Your goal. Your task is to output, without alteration, each line from the one containing "Noa invested €1,000" through the final line of the records below.
___ Information ___
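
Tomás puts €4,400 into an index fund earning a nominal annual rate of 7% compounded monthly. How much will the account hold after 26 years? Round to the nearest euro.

Growth factor = (1 + 0.07/12)^312 ≈ 6.1393091546.
A ≈ 4,400 × 6.1393091546 ≈ 27,012.9603.

€27,013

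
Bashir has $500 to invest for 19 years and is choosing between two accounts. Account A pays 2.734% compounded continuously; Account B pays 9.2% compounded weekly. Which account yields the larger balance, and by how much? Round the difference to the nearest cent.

Account B, by $2,026.56

Account A growth factor: e^(0.02734·19) = e^0.51946 ≈ 1.6811196; balance ≈ 840.5598.
Account B growth factor: (1 + 0.092/52)^988 ≈ 5.734241672; balance ≈ 2,867.1208.
Account B is larger by 2,026.5610.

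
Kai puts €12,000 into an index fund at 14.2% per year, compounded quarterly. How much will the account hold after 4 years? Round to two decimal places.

Growth factor = (1 + 0.0355)^16 ≈ 1.747437501.
A ≈ 12,000 × 1.747437501 ≈ 20,969.2500.

€20,969.25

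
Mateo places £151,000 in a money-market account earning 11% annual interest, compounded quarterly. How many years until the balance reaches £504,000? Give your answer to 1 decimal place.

11.1 years

We need (1 + 0.0275)^(4t) = 3.3377, so 4t = ln 3.3377 / ln 1.0275 ≈ 44.4289.
t ≈ 44.4289/4 = 11.1072 years.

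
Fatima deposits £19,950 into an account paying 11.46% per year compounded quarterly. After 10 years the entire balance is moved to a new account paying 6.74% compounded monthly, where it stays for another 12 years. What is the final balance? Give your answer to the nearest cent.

£138,332.02

Phase 1: 19,950·(1 + 0.02865)^40 ≈ 61,751.5861.
Phase 2: 61,751.5861·(1 + 0.0674/12)^144 ≈ 138,332.0218.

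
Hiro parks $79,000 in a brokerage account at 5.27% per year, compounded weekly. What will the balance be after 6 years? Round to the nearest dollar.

Periodic rate = 5.27%/52 = 0.00101346; periods = 52·6 = 312.
A = 79,000·(1 + 0.0527/52)^312 ≈ 79,000·1.3716849572 ≈ 108,363.1116.

$108,363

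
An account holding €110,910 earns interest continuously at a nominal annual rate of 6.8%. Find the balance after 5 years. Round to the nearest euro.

€155,823

A = P·e^(rt) = 110,910·e^(0.068·5) = 110,910·e^0.34.
e^0.34 ≈ 1.40494759056, so A ≈ 155,822.7373.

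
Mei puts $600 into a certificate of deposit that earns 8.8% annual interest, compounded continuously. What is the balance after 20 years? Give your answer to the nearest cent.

A = P·e^(rt) = 600·e^(0.088·20) = 600·e^1.76.
e^1.76 ≈ 5.812437394, so A ≈ 3,487.4624.

$3,487.46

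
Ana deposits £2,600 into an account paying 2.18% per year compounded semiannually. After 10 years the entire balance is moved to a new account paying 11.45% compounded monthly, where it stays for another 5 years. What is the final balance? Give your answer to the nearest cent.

£5,709.42

After 10 years at 2.18%: 2,600 × 1.242121076 ≈ 3,229.5148.
Then 5 years at 11.45%: 3,229.5148 × 1.767888592 ≈ 5,709.4224.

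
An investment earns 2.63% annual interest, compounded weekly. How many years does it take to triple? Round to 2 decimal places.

(1 + 0.000505769)^(52t) = 3.
52t = ln 3 / ln(1 + 0.000505769) ≈ 1.0986/0.000505641 ≈ 2172.7104.
t ≈ 41.7829.

41.78 years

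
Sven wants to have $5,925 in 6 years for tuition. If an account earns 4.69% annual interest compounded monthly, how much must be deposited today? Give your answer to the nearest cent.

Periodic rate = 4.69%/12 = 0.00390833; 72 periods.
P = 5,925/(1 + 0.0469/12)^72 ≈ 5,925/1.324256972 ≈ 4,474.2071.

$4,474.21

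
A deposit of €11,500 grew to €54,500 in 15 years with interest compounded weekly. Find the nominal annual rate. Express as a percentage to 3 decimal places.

(1 + r/52)^780 = 54,500/11,500 = 4.73913.
1 + r/52 = 4.73913^(1/780) ≈ 1.001997, so r/52 ≈ 0.00199667.
r ≈ 52·0.00199667 = 10.38271%.

10.383%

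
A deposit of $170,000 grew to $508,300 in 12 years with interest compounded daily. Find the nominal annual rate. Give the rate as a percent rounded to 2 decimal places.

The 4380-period growth factor is 508,300/170,000 = 2.99.
r/365 = 2.99^(1/4380) − 1 ≈ 0.000250094, so r ≈ 365·0.000250094 = 9.12842%.

9.13%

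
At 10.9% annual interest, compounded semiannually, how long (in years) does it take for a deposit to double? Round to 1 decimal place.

(1 + 0.0545)^(2t) = 2.
2t = ln 2 / ln(1 + 0.0545) ≈ 0.69315/0.0530667 ≈ 13.0618.
t ≈ 6.5309.

6.5 years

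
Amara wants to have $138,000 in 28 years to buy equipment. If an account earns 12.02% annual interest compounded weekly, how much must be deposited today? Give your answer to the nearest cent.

$4,785.25

Periodic rate = 12.02%/52 = 0.00231154; 1456 periods.
P = 138,000/(1 + 0.1202/52)^1456 ≈ 138,000/28.8386392068 ≈ 4,785.2466.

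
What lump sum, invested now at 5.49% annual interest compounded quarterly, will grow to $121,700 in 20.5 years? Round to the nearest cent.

$39,795.84

Periodic rate = 5.49%/4 = 0.013725; 82 periods.
P = 121,700/(1 + 0.013725)^82 ≈ 121,700/3.05810838182 ≈ 39,795.8427.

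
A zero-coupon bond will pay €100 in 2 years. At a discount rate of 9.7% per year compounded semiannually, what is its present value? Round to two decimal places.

Periodic rate = 9.7%/2 = 0.0485; 4 periods.
P = 100/(1 + 0.0485)^4 ≈ 100/1.2085754 ≈ 82.7420.

€82.74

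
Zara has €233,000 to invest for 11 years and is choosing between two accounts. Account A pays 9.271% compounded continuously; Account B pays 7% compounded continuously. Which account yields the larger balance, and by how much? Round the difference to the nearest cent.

Account A, by €142,806.09

A: e^(0.09271·11) = e^1.01981 ≈ 2.77266790701, so 233,000 × 2.77266790701 ≈ 646,031.6223.
B: e^(0.07·11) = e^0.77 ≈ 2.15976625378, so 233,000 × 2.15976625378 ≈ 503,225.5371.
Difference ≈ 142,806.0852 in favor of A.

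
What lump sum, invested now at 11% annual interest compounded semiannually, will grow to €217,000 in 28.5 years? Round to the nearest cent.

€10,258.16

Periodic rate = 11%/2 = 0.055; 57 periods.
P = 217,000/(1 + 0.055)^57 ≈ 217,000/21.1538879262 ≈ 10,258.1616.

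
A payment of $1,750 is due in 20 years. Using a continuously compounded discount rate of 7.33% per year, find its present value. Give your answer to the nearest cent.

P = A·e^(−rt) = 1,750·e^(−1.466).
e^(−1.466) ≈ 0.230847029, so P ≈ 403.9823.

$403.98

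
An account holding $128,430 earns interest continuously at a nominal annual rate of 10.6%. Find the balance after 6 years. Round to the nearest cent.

A = P·e^(rt) = 128,430·e^(0.106·6) = 128,430·e^0.636.
e^0.636 ≈ 1.88891010743, so A ≈ 242,592.7251.

$242,592.73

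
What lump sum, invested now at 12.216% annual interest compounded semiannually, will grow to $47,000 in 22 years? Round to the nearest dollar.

Periodic rate = 12.216%/2 = 0.06108; 44 periods.
P = 47,000/(1 + 0.06108)^44 ≈ 47,000/13.580559528 ≈ 3,460.8294.

$3,461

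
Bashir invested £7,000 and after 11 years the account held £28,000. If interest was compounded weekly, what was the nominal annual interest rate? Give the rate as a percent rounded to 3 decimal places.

12.618%

The 572-period growth factor is 28,000/7,000 = 4.
r/52 = 4^(1/572) − 1 ≈ 0.00242653, so r ≈ 52·0.00242653 = 12.61796%.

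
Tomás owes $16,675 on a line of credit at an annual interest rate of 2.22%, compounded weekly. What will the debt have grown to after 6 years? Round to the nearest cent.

$19,050.29

Growth factor = (1 + 0.0222/52)^312 ≈ 1.1424459967.
A ≈ 16,675 × 1.1424459967 ≈ 19,050.2870.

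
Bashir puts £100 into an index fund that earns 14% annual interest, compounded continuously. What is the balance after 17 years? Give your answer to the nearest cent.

A = P·e^(rt) = 100·e^(0.14·17) = 100·e^2.38.
e^2.38 ≈ 10.80490286, so A ≈ 1,080.4903.

£1,080.49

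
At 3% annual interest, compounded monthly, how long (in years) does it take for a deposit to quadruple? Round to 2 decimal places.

46.27 years

(1 + 0.0025)^(12t) = 4.
12t = ln 4 / ln(1 + 0.0025) ≈ 1.3863/0.00249688 ≈ 555.2106.
t ≈ 46.2676.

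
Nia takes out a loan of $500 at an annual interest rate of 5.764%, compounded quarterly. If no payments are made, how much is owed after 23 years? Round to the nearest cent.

Periodic rate = 5.764%/4 = 0.01441; periods = 4·23 = 92.
A = 500·(1 + 0.01441)^92 ≈ 500·3.729443281 ≈ 1,864.7216.

$1,864.72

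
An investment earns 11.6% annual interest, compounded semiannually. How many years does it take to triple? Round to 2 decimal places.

9.74 years

(1 + 0.058)^(2t) = 3.
2t = ln 3 / ln(1 + 0.058) ≈ 1.0986/0.0563803 ≈ 19.4857.
t ≈ 9.7429.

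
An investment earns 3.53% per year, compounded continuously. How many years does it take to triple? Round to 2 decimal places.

31.12 years

e^(0.0353t) = 3, so 0.0353t = ln 3 ≈ 1.0986.
t ≈ 1.0986/0.0353 ≈ 31.1222.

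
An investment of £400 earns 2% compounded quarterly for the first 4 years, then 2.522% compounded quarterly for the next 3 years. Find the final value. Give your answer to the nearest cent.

£467.17

Phase 1: 400·(1 + 0.005)^16 ≈ 433.2285.
Phase 2: 433.2285·(1 + 0.006305)^12 ≈ 467.1674.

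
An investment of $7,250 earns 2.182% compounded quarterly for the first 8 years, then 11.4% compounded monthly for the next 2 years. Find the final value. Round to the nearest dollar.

$10,827

Phase 1: 7,250·(1 + 0.005455)^32 ≈ 8,628.6415.
Phase 2: 8,628.6415·(1 + 0.0095)^24 ≈ 10,826.6522.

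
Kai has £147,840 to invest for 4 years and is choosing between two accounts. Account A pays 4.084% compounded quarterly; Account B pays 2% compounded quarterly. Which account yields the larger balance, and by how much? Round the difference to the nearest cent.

Account A, by £13,810.39

Account A growth factor: (1 + 0.01021)^16 ≈ 1.17648558954; balance ≈ 173,931.6296.
Account B growth factor: (1 + 0.005)^16 ≈ 1.08307115128; balance ≈ 160,121.2390.
Account A is larger by 13,810.3906.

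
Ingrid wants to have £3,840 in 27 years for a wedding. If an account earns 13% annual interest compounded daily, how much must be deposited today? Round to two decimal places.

Periodic rate = 13%/365 = 0.000356164; 9855 periods.
P = 3,840/(1 + 0.13/365)^9855 ≈ 3,840/33.42737182 ≈ 114.8759.

£114.88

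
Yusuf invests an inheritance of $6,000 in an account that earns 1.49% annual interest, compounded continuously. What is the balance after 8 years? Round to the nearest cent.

A = P·e^(rt) = 6,000·e^(0.0149·8) = 6,000·e^0.1192.
e^0.1192 ≈ 1.126595215, so A ≈ 6,759.5713.

$6,759.57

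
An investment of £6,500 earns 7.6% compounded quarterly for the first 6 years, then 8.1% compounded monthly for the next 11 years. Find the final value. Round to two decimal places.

Phase 1: 6,500·(1 + 0.019)^24 ≈ 10,211.5995.
Phase 2: 10,211.5995·(1 + 0.00675)^132 ≈ 24,817.0426.

£24,817.04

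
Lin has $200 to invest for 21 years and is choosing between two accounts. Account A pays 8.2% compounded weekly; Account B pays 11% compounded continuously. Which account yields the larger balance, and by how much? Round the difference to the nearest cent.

Account B, by $897.26

A: (1 + 0.082/52)^1092 ≈ 5.588124354, so 200 × 5.588124354 ≈ 1,117.6249.
B: e^(0.11·21) = e^2.31 ≈ 10.07442466, so 200 × 10.07442466 ≈ 2,014.8849.
Difference ≈ 897.2601 in favor of B.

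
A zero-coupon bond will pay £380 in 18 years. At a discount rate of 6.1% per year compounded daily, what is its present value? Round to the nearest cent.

Growth factor = (1 + 0.061/365)^6570 ≈ 2.99788866.
P = 380/2.99788866 ≈ 126.7559.

£126.76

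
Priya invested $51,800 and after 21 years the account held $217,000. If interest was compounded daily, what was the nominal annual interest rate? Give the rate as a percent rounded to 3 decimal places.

(1 + r/365)^7665 = 217,000/51,800 = 4.18919.
1 + r/365 = 4.18919^(1/7665) ≈ 1.000187, so r/365 ≈ 0.000186907.
r ≈ 365·0.000186907 = 6.82210%.

6.822%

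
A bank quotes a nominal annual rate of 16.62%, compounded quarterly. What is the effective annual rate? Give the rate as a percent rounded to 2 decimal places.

One year is 4 periods at 0.04155 each: (1 + 0.04155)^4 ≈ 1.176848.
EAR = 1.176848 − 1 ≈ 17.68483%.

17.68%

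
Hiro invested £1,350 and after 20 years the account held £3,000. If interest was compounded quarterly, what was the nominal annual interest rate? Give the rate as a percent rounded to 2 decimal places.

4.01%

(1 + r/4)^80 = 3,000/1,350 = 2.22222.
1 + r/4 = 2.22222^(1/80) ≈ 1.010031, so r/4 ≈ 0.0100313.
r ≈ 4·0.0100313 = 4.01253%.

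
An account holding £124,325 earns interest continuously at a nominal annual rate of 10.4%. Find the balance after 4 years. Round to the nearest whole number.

£188,463

A = P·e^(rt) = 124,325·e^(0.104·4) = 124,325·e^0.416.
e^0.416 ≈ 1.51588586887, so A ≈ 188,462.5106.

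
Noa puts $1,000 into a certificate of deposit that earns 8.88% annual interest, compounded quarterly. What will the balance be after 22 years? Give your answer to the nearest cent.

$6,904.90

Periodic rate = 8.88%/4 = 0.0222; periods = 4·22 = 88.
A = 1,000·(1 + 0.0222)^88 ≈ 1,000·6.904896012 ≈ 6,904.8960.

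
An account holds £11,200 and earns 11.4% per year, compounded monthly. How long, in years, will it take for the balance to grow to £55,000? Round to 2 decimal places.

(1 + 0.0095)^(12t) = 55,000/11,200 = 4.9107.
12t·ln(1 + 0.0095) = ln(4.9107); 12t = 1.5914/0.00945516 ≈ 168.3123.
t ≈ 14.0260 years.

14.03 years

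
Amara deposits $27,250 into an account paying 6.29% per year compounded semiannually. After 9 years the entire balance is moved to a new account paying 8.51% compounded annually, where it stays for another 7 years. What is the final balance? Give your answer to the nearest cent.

Phase 1: 27,250·(1 + 0.03145)^18 ≈ 47,581.0203.
Phase 2: 47,581.0203·(1 + 0.0851)^7 ≈ 84,279.5280.

$84,279.53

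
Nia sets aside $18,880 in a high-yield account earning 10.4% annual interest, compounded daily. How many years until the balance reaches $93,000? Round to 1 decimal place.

We need (1 + 0.000284932)^(365t) = 4.9258, so 365t = ln 4.9258 / ln 1.000285 ≈ 5596.8661.
t ≈ 5596.8661/365 = 15.3339 years.

15.3 years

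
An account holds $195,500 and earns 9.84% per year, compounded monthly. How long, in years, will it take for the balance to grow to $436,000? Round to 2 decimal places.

(1 + 0.0082)^(12t) = 436,000/195,500 = 2.2302.
12t·ln(1 + 0.0082) = ln(2.2302); 12t = 0.80208/0.00816656 ≈ 98.2154.
t ≈ 8.1846 years.

8.18 years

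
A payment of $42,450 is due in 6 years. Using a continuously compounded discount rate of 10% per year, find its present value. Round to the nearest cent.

P = A·e^(−rt) = 42,450·e^(−0.6).
e^(−0.6) ≈ 0.54881163609, so P ≈ 23,297.0540.

$23,297.05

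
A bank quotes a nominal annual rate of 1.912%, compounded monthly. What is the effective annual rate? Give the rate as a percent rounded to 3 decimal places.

One year is 12 periods at 0.00159333 each: (1 + 0.00159333)^12 ≈ 1.019288.
EAR = 1.019288 − 1 ≈ 1.92884%.

1.929%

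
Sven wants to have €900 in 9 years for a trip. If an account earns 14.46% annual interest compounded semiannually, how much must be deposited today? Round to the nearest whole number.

€256

Periodic rate = 14.46%/2 = 0.0723; 18 periods.
P = 900/(1 + 0.0723)^18 ≈ 900/3.51312423 ≈ 256.1822.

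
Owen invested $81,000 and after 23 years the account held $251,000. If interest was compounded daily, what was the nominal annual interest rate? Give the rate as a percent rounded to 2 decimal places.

4.92%

(1 + r/365)^8395 = 251,000/81,000 = 3.09877.
1 + r/365 = 3.09877^(1/8395) ≈ 1.000135, so r/365 ≈ 0.000134733.
r ≈ 365·0.000134733 = 4.91774%.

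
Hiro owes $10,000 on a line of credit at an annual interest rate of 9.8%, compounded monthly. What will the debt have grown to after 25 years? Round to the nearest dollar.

Growth factor = (1 + 0.098/12)^300 ≈ 11.4736140537.
A ≈ 10,000 × 11.4736140537 ≈ 114,736.1405.

$114,736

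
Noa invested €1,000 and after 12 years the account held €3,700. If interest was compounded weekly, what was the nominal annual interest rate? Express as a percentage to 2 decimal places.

(1 + r/52)^624 = 3,700/1,000 = 3.7.
1 + r/52 = 3.7^(1/624) ≈ 1.002099, so r/52 ≈ 0.00209889.
r ≈ 52·0.00209889 = 10.91421%.

10.91%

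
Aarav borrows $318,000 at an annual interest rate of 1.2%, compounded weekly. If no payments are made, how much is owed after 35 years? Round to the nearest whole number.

Growth factor = (1 + 0.012/52)^1820 ≈ 1.52188781215.
A ≈ 318,000 × 1.52188781215 ≈ 483,960.3243.

$483,960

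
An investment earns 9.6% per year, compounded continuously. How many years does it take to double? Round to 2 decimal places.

e^(0.096t) = 2, so 0.096t = ln 2 ≈ 0.69315.
t ≈ 0.69315/0.096 ≈ 7.2203.

7.22 years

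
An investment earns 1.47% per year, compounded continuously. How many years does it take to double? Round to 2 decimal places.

e^(0.0147t) = 2, so 0.0147t = ln 2 ≈ 0.69315.
t ≈ 0.69315/0.0147 ≈ 47.1529.

47.15 years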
___
Expected answer.
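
Noa invested €1,000 and after 12 years the account held €3,700. If interest was compounded weekly, what was the nominal annual interest rate? Express as a percentage to 2 decimal places.

(1 + r/52)^624 = 3,700/1,000 = 3.7.
1 + r/52 = 3.7^(1/624) ≈ 1.002099, so r/52 ≈ 0.00209889.
r ≈ 52·0.00209889 = 10.91421%.

10.91%

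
Aarav borrows $318,000 at an annual interest rate of 1.2%, compounded weekly. If no payments are made, how much is owed after 35 years? Round to the nearest whole number.

Growth factor = (1 + 0.012/52)^1820 ≈ 1.52188781215.
A ≈ 318,000 × 1.52188781215 ≈ 483,960.3243.

$483,960

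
An investment earns 9.6% per year, compounded continuously. How many years does it take to double? Round to 2 decimal places.

e^(0.096t) = 2, so 0.096t = ln 2 ≈ 0.69315.
t ≈ 0.69315/0.096 ≈ 7.2203.

7.22 years

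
An investment earns 1.47% per year, compounded continuously. How many years does it take to double? Round to 2 decimal places.

e^(0.0147t) = 2, so 0.0147t = ln 2 ≈ 0.69315.
t ≈ 0.69315/0.0147 ≈ 47.1529.

47.15 years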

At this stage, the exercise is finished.